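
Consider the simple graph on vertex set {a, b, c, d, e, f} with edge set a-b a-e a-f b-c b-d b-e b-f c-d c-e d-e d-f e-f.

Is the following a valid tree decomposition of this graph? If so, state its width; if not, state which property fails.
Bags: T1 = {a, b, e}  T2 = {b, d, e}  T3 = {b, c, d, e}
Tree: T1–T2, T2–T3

A tree decomposition must satisfy three properties: every vertex lies in some bag; for every edge, both endpoints lie together in some bag; and for every vertex, the bags containing it form a connected subtree. Here vertex f appears in no bag, so the decomposition is invalid.

No — vertex f appears in no bag.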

* * * * * * *

> **TASK TO CARRY OUT**:
The records above are to be restated word for word.

> **ANSWER SPACE**:
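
Consider the simple graph on vertex set {a, b, c, d, e, f} with edge set a-b a-e a-f b-c b-d b-e b-f c-d c-e d-e d-f e-f.

Is the following a valid tree decomposition of this graph? If so, state its width; if not, state which property fails.
Bags: T1 = {a, b, e}  T2 = {b, d, e}  T3 = {b, c, d, e}
Tree: T1–T2, T2–T3

A tree decomposition must satisfy three properties: every vertex lies in some bag; for every edge, both endpoints lie together in some bag; and for every vertex, the bags containing it form a connected subtree. Here vertex f appears in no bag, so the decomposition is invalid.

No — vertex f appears in no bag.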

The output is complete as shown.